▶ [Task input]:
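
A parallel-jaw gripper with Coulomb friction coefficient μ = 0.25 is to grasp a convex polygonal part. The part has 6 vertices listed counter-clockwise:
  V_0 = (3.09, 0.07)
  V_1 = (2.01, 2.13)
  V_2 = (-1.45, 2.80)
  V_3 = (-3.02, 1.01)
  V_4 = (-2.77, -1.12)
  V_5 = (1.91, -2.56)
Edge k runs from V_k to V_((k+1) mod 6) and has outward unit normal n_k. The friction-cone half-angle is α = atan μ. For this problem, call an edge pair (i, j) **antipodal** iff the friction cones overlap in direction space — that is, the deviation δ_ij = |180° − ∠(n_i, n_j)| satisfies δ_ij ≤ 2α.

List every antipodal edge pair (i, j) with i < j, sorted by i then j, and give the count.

count = 3; pairs: (0,3), (1,4), (2,5)

α = atan 0.25 = 14.04°;  2α = 28.07°
n_0 = (+0.8857, +0.4643)
n_1 = (+0.1901, +0.9818)
n_2 = (-0.7518, +0.6594)
n_3 = (-0.9932, -0.1166)
n_4 = (-0.2941, -0.9558)
n_5 = (+0.9124, -0.4094)
  (0,1): δ = 128.63°  ·
  (0,2): δ = 68.92°  ·
  (0,3): δ = 20.97°  ✓
  (0,4): δ = 45.23°  ·
  (0,5): δ = 128.17°  ·
  (1,2): δ = 120.29°  ·
  (1,3): δ = 72.35°  ·
  (1,4): δ = 6.14°  ✓
  (1,5): δ = 76.79°  ·
  (2,3): δ = 132.05°  ·
  (2,4): δ = 65.85°  ·
  (2,5): δ = 17.09°  ✓
  (3,4): δ = 113.80°  ·
  (3,5): δ = 30.86°  ·
  (4,5): δ = 97.06°  ·
antipodal pairs: 3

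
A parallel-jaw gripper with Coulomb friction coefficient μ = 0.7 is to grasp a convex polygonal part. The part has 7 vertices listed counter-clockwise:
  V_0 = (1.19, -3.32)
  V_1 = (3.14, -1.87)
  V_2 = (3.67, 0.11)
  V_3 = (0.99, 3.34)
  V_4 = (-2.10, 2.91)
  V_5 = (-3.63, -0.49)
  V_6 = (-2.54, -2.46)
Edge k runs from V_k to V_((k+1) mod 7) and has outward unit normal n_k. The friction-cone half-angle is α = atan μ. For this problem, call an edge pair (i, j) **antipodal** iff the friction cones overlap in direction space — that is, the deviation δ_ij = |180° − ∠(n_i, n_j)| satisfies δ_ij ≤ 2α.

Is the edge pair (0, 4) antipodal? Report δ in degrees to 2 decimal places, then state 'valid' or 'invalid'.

δ = 29.14°, valid

α = atan 0.7 = 34.99°;  2α = 69.98°
edge 0: e_0 = (+1.95, +1.45);  n_0 = (+0.5967, -0.8025)
edge 4: e_4 = (-1.53, -3.40);  n_4 = (-0.9119, +0.4104)
∠(n_0, n_4) = 150.86°
δ = |180° − 150.86°| = 29.14°
29.14° ≤ 2α = 69.98°  →  valid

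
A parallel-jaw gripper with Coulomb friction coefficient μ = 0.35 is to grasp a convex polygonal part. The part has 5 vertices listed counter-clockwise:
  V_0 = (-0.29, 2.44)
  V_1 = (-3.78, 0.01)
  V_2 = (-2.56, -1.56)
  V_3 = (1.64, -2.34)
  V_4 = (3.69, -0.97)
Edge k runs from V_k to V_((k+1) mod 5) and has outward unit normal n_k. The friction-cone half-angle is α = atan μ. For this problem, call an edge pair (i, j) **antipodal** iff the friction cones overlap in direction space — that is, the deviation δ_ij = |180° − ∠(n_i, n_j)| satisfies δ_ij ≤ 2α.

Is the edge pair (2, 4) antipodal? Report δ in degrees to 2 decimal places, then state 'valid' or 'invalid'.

α = atan 0.35 = 19.29°;  2α = 38.58°
edge 2: e_2 = (+4.20, -0.78);  n_2 = (-0.1826, -0.9832)
edge 4: e_4 = (-3.98, +3.41);  n_4 = (+0.6506, +0.7594)
∠(n_2, n_4) = 149.93°
δ = |180° − 149.93°| = 30.07°
30.07° ≤ 2α = 38.58°  →  valid

δ = 30.07°, valid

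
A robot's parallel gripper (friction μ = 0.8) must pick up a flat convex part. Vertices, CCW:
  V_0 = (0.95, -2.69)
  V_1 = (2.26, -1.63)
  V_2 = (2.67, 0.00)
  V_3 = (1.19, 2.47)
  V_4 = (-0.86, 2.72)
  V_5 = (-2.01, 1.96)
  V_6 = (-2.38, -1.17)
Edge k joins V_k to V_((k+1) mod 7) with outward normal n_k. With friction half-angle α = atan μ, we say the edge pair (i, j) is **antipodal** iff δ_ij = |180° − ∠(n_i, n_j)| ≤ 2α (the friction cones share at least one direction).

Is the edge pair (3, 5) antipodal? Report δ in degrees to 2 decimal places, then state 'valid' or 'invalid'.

δ = 89.79°, invalid

α = atan 0.8 = 38.66°;  2α = 77.32°
edge 3: e_3 = (-2.05, +0.25);  n_3 = (+0.1211, +0.9926)
edge 5: e_5 = (-0.37, -3.13);  n_5 = (-0.9931, +0.1174)
∠(n_3, n_5) = 90.21°
δ = |180° − 90.21°| = 89.79°
89.79° > 2α = 77.32°  →  invalid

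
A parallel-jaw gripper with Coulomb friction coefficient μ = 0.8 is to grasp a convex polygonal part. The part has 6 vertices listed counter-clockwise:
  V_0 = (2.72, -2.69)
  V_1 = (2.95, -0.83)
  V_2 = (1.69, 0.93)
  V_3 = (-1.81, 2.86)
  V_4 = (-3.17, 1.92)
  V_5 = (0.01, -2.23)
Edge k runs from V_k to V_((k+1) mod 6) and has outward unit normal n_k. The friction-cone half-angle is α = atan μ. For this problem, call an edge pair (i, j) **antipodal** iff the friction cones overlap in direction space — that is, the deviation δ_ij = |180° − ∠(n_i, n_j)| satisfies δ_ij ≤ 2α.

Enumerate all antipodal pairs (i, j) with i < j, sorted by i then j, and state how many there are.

count = 7; pairs: (0,3), (0,4), (1,4), (1,5), (2,4), (2,5), (3,5)

α = atan 0.8 = 38.66°;  2α = 77.32°
n_0 = (+0.9924, -0.1227)
n_1 = (+0.8131, +0.5821)
n_2 = (+0.4829, +0.8757)
n_3 = (-0.5686, +0.8226)
n_4 = (-0.7938, -0.6082)
n_5 = (-0.1673, -0.9859)
  (0,1): δ = 137.35°  ·
  (0,2): δ = 111.82°  ·
  (0,3): δ = 48.30°  ✓
  (0,4): δ = 44.51°  ✓
  (0,5): δ = 87.42°  ·
  (1,2): δ = 154.47°  ·
  (1,3): δ = 90.95°  ·
  (1,4): δ = 1.86°  ✓
  (1,5): δ = 44.77°  ✓
  (2,3): δ = 116.48°  ·
  (2,4): δ = 23.66°  ✓
  (2,5): δ = 19.24°  ✓
  (3,4): δ = 87.19°  ·
  (3,5): δ = 44.28°  ✓
  (4,5): δ = 137.10°  ·
antipodal pairs: 7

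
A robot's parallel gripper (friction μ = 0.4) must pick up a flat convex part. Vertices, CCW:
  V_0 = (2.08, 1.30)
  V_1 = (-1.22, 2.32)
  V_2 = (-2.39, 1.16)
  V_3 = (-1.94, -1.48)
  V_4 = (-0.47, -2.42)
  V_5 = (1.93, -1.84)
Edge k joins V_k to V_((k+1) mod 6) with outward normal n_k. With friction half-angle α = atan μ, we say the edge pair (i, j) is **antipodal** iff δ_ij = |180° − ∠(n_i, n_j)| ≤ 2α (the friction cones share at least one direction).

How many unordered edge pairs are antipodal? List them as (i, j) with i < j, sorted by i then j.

α = atan 0.4 = 21.80°;  2α = 43.60°
n_0 = (+0.2953, +0.9554)
n_1 = (-0.7041, +0.7101)
n_2 = (-0.9858, -0.1680)
n_3 = (-0.5387, -0.8425)
n_4 = (+0.2349, -0.9720)
n_5 = (+0.9989, -0.0477)
  (0,1): δ = 118.07°  ·
  (0,2): δ = 63.15°  ·
  (0,3): δ = 15.42°  ✓
  (0,4): δ = 30.76°  ✓
  (0,5): δ = 104.44°  ·
  (1,2): δ = 125.08°  ·
  (1,3): δ = 77.35°  ·
  (1,4): δ = 31.17°  ✓
  (1,5): δ = 42.51°  ✓
  (2,3): δ = 132.27°  ·
  (2,4): δ = 86.09°  ·
  (2,5): δ = 12.41°  ✓
  (3,4): δ = 133.82°  ·
  (3,5): δ = 60.14°  ·
  (4,5): δ = 106.32°  ·
antipodal pairs: 5

count = 5; pairs: (0,3), (0,4), (1,4), (1,5), (2,5)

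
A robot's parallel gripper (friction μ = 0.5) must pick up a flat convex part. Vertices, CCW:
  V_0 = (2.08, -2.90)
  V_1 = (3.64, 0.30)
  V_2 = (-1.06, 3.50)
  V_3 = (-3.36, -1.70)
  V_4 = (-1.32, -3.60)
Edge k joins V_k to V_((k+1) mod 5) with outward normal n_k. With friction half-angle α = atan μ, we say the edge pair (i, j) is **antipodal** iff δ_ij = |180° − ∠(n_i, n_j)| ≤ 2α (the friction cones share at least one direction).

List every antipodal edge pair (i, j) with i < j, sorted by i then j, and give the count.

count = 3; pairs: (0,2), (1,3), (1,4)

α = atan 0.5 = 26.57°;  2α = 53.13°
n_0 = (+0.8989, -0.4382)
n_1 = (+0.5628, +0.8266)
n_2 = (-0.9145, +0.4045)
n_3 = (-0.6816, -0.7318)
n_4 = (+0.2017, -0.9795)
  (0,1): δ = 98.26°  ·
  (0,2): δ = 2.13°  ✓
  (0,3): δ = 73.02°  ·
  (0,4): δ = 127.62°  ·
  (1,2): δ = 79.61°  ·
  (1,3): δ = 8.72°  ✓
  (1,4): δ = 45.88°  ✓
  (2,3): δ = 109.10°  ·
  (2,4): δ = 54.51°  ·
  (3,4): δ = 125.40°  ·
antipodal pairs: 3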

▶ [Your instructions]:
Go back to the listing above. Copy word for word the lines from the one with "V_1 = (2.26, -1.63)" through the one with "V_5 = (0.01, -2.23)", and nothing more.

▶ [Reply]:
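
  V_1 = (2.26, -1.63)
  V_2 = (2.67, 0.00)
  V_3 = (1.19, 2.47)
  V_4 = (-0.86, 2.72)
  V_5 = (-2.01, 1.96)
  V_6 = (-2.38, -1.17)
Edge k joins V_k to V_((k+1) mod 7) with outward normal n_k. With friction half-angle α = atan μ, we say the edge pair (i, j) is **antipodal** iff δ_ij = |180° − ∠(n_i, n_j)| ≤ 2α (the friction cones share at least one direction).

Is the edge pair (3, 5) antipodal? Report δ in degrees to 2 decimal places, then state 'valid' or 'invalid'.

δ = 89.79°, invalid

α = atan 0.8 = 38.66°;  2α = 77.32°
edge 3: e_3 = (-2.05, +0.25);  n_3 = (+0.1211, +0.9926)
edge 5: e_5 = (-0.37, -3.13);  n_5 = (-0.9931, +0.1174)
∠(n_3, n_5) = 90.21°
δ = |180° − 90.21°| = 89.79°
89.79° > 2α = 77.32°  →  invalid

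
A parallel-jaw gripper with Coulomb friction coefficient μ = 0.8 is to grasp a convex polygonal part. The part has 6 vertices listed counter-clockwise:
  V_0 = (2.72, -2.69)
  V_1 = (2.95, -0.83)
  V_2 = (1.69, 0.93)
  V_3 = (-1.81, 2.86)
  V_4 = (-3.17, 1.92)
  V_5 = (0.01, -2.23)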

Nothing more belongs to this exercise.